> _PROBLEM REQUIREMENTS_
Retype the listing in full. Change nothing.

> _RECORDS PROVIDED_
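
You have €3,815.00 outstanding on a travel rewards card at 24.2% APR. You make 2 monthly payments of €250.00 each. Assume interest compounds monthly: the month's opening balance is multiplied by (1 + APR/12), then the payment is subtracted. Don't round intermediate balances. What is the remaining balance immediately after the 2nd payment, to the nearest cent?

€3,465.38

Monthly rate r = 24.2%/12 = 2.01667% = 0.0201667.
Each month: B ← B·(1+r) − €250.00.
Month 1: interest €76.94; balance after payment €3,641.94.
Month 2: interest €73.45; balance after payment €3,465.38.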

> _ANSWER TO THE EXERCISE_
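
You have €3,815.00 outstanding on a travel rewards card at 24.2% APR. You make 2 monthly payments of €250.00 each. Assume interest compounds monthly: the month's opening balance is multiplied by (1 + APR/12), then the payment is subtracted. Don't round intermediate balances. What is the remaining balance immediately after the 2nd payment, to the nearest cent?

€3,465.38

Monthly rate r = 24.2%/12 = 2.01667% = 0.0201667.
Each month: B ← B·(1+r) − €250.00.
Month 1: interest €76.94; balance after payment €3,641.94.
Month 2: interest €73.45; balance after payment €3,465.38.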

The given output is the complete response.